Data for analysis:
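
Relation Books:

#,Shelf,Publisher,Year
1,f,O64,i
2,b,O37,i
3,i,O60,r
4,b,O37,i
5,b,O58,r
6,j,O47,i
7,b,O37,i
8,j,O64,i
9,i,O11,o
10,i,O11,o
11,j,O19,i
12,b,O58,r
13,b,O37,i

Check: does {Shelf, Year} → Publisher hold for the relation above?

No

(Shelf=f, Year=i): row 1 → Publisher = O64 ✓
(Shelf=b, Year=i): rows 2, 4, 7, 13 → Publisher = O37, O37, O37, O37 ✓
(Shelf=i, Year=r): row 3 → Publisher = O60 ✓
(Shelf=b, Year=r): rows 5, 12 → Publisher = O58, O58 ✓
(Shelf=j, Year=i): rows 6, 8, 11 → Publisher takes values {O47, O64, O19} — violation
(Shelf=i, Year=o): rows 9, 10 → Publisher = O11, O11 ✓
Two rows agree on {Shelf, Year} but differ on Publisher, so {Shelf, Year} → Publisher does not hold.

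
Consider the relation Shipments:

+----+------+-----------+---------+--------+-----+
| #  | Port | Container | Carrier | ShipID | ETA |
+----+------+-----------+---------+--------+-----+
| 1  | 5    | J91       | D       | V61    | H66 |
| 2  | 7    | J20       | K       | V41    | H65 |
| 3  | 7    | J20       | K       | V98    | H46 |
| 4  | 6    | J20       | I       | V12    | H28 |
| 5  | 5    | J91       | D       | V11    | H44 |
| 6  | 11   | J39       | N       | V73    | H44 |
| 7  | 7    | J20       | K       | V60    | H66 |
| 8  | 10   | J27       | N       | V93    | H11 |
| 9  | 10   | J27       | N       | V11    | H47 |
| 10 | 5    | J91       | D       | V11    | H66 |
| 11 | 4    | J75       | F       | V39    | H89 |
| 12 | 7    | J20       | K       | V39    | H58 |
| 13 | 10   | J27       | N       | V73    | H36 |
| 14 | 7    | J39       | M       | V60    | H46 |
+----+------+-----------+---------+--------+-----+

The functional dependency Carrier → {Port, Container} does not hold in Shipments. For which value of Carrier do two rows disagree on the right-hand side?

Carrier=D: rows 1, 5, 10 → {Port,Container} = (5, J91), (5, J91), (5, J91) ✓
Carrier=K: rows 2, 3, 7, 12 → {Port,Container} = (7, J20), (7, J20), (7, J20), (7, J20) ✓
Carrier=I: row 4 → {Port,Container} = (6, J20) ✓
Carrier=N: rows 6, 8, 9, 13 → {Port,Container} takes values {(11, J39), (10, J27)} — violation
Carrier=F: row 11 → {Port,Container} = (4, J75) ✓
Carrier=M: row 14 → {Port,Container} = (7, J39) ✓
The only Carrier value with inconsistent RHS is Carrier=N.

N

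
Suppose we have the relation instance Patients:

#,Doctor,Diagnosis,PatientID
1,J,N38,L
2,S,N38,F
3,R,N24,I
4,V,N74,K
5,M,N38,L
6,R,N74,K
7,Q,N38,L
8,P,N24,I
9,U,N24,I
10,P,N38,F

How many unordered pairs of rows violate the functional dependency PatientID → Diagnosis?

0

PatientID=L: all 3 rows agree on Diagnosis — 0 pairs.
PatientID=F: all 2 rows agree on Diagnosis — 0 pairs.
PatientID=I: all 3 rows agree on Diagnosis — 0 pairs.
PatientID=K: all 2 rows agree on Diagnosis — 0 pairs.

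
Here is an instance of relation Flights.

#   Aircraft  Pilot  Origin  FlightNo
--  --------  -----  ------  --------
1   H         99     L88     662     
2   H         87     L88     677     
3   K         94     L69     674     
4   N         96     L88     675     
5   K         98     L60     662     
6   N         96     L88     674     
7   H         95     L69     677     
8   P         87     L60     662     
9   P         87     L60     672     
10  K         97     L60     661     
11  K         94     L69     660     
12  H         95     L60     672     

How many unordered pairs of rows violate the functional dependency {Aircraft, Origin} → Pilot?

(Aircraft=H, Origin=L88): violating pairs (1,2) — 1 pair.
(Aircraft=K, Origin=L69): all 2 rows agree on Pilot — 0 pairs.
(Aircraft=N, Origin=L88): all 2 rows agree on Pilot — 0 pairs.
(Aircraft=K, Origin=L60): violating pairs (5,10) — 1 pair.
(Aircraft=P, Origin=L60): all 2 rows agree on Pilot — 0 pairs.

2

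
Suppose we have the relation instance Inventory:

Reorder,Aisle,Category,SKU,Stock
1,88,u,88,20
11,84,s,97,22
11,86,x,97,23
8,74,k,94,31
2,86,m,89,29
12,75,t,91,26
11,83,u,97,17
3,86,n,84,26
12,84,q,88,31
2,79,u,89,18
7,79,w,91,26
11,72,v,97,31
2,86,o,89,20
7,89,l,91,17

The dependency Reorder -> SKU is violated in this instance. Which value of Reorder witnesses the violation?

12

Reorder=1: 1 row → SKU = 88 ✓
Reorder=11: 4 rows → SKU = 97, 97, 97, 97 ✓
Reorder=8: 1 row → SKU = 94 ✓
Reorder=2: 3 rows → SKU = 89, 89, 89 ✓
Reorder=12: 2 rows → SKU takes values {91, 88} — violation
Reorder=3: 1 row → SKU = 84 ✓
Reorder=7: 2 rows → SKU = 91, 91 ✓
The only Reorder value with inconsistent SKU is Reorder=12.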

Exercise details: An exact transcription of all the records is required.

Output of the exercise:
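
Relation Books:

#,Shelf,Publisher,Year
1,f,O64,i
2,b,O37,i
3,i,O60,r
4,b,O37,i
5,b,O58,r
6,j,O47,i
7,b,O37,i
8,j,O64,i
9,i,O11,o
10,i,O11,o
11,j,O19,i
12,b,O58,r
13,b,O37,i

Check: does {Shelf, Year} → Publisher hold for the relation above?

No

(Shelf=f, Year=i): row 1 → Publisher = O64 ✓
(Shelf=b, Year=i): rows 2, 4, 7, 13 → Publisher = O37, O37, O37, O37 ✓
(Shelf=i, Year=r): row 3 → Publisher = O60 ✓
(Shelf=b, Year=r): rows 5, 12 → Publisher = O58, O58 ✓
(Shelf=j, Year=i): rows 6, 8, 11 → Publisher takes values {O47, O64, O19} — violation
(Shelf=i, Year=o): rows 9, 10 → Publisher = O11, O11 ✓
Two rows agree on {Shelf, Year} but differ on Publisher, so {Shelf, Year} → Publisher does not hold.

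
Consider the relation Shipments:

+----+------+-----------+---------+--------+-----+
| #  | Port | Container | Carrier | ShipID | ETA |
+----+------+-----------+---------+--------+-----+
| 1  | 5    | J91       | D       | V61    | H66 |
| 2  | 7    | J20       | K       | V41    | H65 |
| 3  | 7    | J20       | K       | V98    | H46 |
| 4  | 6    | J20       | I       | V12    | H28 |
| 5  | 5    | J91       | D       | V11    | H44 |
| 6  | 11   | J39       | N       | V73    | H44 |
| 7  | 7    | J20       | K       | V60    | H66 |
| 8  | 10   | J27       | N       | V93    | H11 |
| 9  | 10   | J27       | N       | V11    | H47 |
| 10 | 5    | J91       | D       | V11    | H66 |
| 11 | 4    | J75       | F       | V39    | H89 |
| 12 | 7    | J20       | K       | V39    | H58 |
| 13 | 10   | J27       | N       | V73    | H36 |
| 14 | 7    | J39       | M       | V60    | H46 |
+----+------+-----------+---------+--------+-----+

The functional dependency Carrier → {Port, Container} does not hold in Shipments. For which value of Carrier do two rows disagree on the right-hand side?

Carrier=D: rows 1, 5, 10 → {Port,Container} = (5, J91), (5, J91), (5, J91) ✓
Carrier=K: rows 2, 3, 7, 12 → {Port,Container} = (7, J20), (7, J20), (7, J20), (7, J20) ✓
Carrier=I: row 4 → {Port,Container} = (6, J20) ✓
Carrier=N: rows 6, 8, 9, 13 → {Port,Container} takes values {(11, J39), (10, J27)} — violation
Carrier=F: row 11 → {Port,Container} = (4, J75) ✓
Carrier=M: row 14 → {Port,Container} = (7, J39) ✓
The only Carrier value with inconsistent RHS is Carrier=N.

N

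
Suppose we have the relation instance Patients:

#,Doctor,Diagnosis,PatientID
1,J,N38,L
2,S,N38,F
3,R,N24,I
4,V,N74,K
5,M,N38,L
6,R,N74,K
7,Q,N38,L
8,P,N24,I
9,U,N24,I
10,P,N38,F

How many unordered pairs of rows violate the functional dependency PatientID → Diagnosis?

0

PatientID=L: all 3 rows agree on Diagnosis — 0 pairs.
PatientID=F: all 2 rows agree on Diagnosis — 0 pairs.
PatientID=I: all 3 rows agree on Diagnosis — 0 pairs.
PatientID=K: all 2 rows agree on Diagnosis — 0 pairs.

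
Here is an instance of relation Flights.

#   Aircraft  Pilot  Origin  FlightNo
--  --------  -----  ------  --------
1   H         99     L88     662     
2   H         87     L88     677     
3   K         94     L69     674     
4   N         96     L88     675     
5   K         98     L60     662     
6   N         96     L88     674     
7   H         95     L69     677     
8   P         87     L60     662     
9   P         87     L60     672     
10  K         97     L60     661     
11  K         94     L69     660     
12  H         95     L60     672     

How many unordered pairs of rows violate the functional dependency {Aircraft, Origin} → Pilot?

(Aircraft=H, Origin=L88): violating pairs (1,2) — 1 pair.
(Aircraft=K, Origin=L69): all 2 rows agree on Pilot — 0 pairs.
(Aircraft=N, Origin=L88): all 2 rows agree on Pilot — 0 pairs.
(Aircraft=K, Origin=L60): violating pairs (5,10) — 1 pair.
(Aircraft=P, Origin=L60): all 2 rows agree on Pilot — 0 pairs.

2

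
Suppose we have the relation instance Inventory:

Reorder,Aisle,Category,SKU,Stock
1,88,u,88,20
11,84,s,97,22
11,86,x,97,23
8,74,k,94,31
2,86,m,89,29
12,75,t,91,26
11,83,u,97,17
3,86,n,84,26
12,84,q,88,31
2,79,u,89,18
7,79,w,91,26
11,72,v,97,31
2,86,o,89,20
7,89,l,91,17

The dependency Reorder -> SKU is violated in this instance. Which value of Reorder witnesses the violation?

12

Reorder=1: 1 row → SKU = 88 ✓
Reorder=11: 4 rows → SKU = 97, 97, 97, 97 ✓
Reorder=8: 1 row → SKU = 94 ✓
Reorder=2: 3 rows → SKU = 89, 89, 89 ✓
Reorder=12: 2 rows → SKU takes values {91, 88} — violation
Reorder=3: 1 row → SKU = 84 ✓
Reorder=7: 2 rows → SKU = 91, 91 ✓
The only Reorder value with inconsistent SKU is Reorder=12.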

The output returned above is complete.